### AIM OF THE EXERCISE
If a line below contains the string "propositions", return that line.
━━━━
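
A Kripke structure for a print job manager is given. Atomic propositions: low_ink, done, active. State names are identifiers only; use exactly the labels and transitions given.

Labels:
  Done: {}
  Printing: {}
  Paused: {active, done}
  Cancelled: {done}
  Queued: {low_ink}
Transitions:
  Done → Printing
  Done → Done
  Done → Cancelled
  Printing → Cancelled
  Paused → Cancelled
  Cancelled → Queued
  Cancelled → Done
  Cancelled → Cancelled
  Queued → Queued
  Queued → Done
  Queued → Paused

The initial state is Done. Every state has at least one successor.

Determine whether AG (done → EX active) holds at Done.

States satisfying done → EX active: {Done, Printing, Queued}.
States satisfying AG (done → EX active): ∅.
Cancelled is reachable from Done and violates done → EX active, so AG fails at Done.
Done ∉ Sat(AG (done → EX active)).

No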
━━━━
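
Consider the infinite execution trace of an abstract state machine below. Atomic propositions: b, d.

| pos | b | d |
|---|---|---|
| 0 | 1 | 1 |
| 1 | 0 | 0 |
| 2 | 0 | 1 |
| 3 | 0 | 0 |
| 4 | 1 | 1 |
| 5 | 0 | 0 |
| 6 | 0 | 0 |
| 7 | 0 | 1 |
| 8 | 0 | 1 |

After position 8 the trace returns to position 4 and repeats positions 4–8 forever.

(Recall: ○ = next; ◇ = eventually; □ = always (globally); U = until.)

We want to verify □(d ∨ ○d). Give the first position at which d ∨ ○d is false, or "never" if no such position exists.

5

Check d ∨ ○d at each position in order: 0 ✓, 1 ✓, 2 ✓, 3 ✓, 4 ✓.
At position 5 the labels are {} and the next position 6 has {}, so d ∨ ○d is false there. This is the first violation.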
━━━━
### WRITTEN SOLUTION
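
A Kripke structure for a print job manager is given. Atomic propositions: low_ink, done, active. State names are identifiers only; use exactly the labels and transitions given.
Consider the infinite execution trace of an abstract state machine below. Atomic propositions: b, d.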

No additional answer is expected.